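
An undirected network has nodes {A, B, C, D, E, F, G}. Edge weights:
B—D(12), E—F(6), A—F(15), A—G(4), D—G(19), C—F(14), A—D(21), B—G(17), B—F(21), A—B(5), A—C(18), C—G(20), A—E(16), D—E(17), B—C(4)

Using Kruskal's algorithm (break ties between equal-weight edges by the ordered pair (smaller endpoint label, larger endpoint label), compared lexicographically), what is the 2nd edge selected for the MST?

Sort edges by weight, then run Kruskal:
A—G (4): add — endpoints in different components.
B—C (4): add — endpoints in different components.
A—B (5): add — endpoints in different components.
E—F (6): add — endpoints in different components.
B—D (12): add — endpoints in different components.
C—F (14): add — endpoints in different components.
The 2nd edge added is B—C.

B-C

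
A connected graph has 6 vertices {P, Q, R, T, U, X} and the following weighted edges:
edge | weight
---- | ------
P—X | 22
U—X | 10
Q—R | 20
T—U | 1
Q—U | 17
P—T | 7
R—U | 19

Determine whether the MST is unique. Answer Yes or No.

Sort edges by weight, then run Kruskal:
T—U (1): add — endpoints in different components.
P—T (7): add — endpoints in different components.
U—X (10): add — endpoints in different components.
Q—U (17): add — endpoints in different components.
R—U (19): add — endpoints in different components.
Every non-tree edge has weight strictly greater than the heaviest edge on the tree path between its endpoints, so the MST is unique.

Yes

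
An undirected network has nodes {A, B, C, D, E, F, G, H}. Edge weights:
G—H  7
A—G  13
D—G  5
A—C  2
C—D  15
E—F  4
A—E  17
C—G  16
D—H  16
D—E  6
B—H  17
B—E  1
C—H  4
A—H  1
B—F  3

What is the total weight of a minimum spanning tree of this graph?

25

Grow the tree from H using Prim:
Step 1: cheapest edge leaving the tree is A—H (1); add A.
Step 2: cheapest edge leaving the tree is A—C (2); add C.
Step 3: cheapest edge leaving the tree is G—H (7); add G.
Step 4: cheapest edge leaving the tree is D—G (5); add D.
Step 5: cheapest edge leaving the tree is D—E (6); add E.
Step 6: cheapest edge leaving the tree is B—E (1); add B.
Step 7: cheapest edge leaving the tree is B—F (3); add F.
MST edges: A—H, A—C, G—H, D—G, D—E, B—E, B—F; total weight 1+2+7+5+6+1+3 = 25.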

++++++

→ Task to carry out:
Determine how many lines of the material include the string "network". Output only that count.

→ Exercise solution:
2